> Task directions
Count lines with "convex" below; give only the number.

Stored data entries:

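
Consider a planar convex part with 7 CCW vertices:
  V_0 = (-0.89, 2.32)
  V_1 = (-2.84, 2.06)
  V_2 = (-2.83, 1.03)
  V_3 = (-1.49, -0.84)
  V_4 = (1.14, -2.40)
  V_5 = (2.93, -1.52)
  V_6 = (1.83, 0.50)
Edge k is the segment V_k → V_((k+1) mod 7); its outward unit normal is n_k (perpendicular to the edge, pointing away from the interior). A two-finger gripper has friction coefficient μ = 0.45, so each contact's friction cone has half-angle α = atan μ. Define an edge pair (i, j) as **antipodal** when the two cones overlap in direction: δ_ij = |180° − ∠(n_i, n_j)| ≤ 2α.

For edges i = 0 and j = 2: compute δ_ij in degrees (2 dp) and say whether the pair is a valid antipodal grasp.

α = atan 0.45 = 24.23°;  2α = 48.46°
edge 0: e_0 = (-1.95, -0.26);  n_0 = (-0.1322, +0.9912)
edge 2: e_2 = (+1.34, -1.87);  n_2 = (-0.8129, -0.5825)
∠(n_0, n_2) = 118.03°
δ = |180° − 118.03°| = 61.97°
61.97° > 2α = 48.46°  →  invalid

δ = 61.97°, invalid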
* * *
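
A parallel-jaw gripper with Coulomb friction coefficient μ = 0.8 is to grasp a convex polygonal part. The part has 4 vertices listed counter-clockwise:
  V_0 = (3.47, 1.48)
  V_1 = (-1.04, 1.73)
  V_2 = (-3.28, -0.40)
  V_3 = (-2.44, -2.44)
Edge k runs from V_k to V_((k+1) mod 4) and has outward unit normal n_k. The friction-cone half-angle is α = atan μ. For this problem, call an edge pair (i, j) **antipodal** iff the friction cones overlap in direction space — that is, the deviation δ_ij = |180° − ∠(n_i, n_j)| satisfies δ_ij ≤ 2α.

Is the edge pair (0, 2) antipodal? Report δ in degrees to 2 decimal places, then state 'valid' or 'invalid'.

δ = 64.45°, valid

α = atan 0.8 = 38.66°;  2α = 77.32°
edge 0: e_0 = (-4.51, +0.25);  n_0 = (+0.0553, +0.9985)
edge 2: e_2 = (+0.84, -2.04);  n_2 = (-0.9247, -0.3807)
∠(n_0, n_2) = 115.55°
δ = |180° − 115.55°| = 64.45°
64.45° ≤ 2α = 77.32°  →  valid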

> Task output
2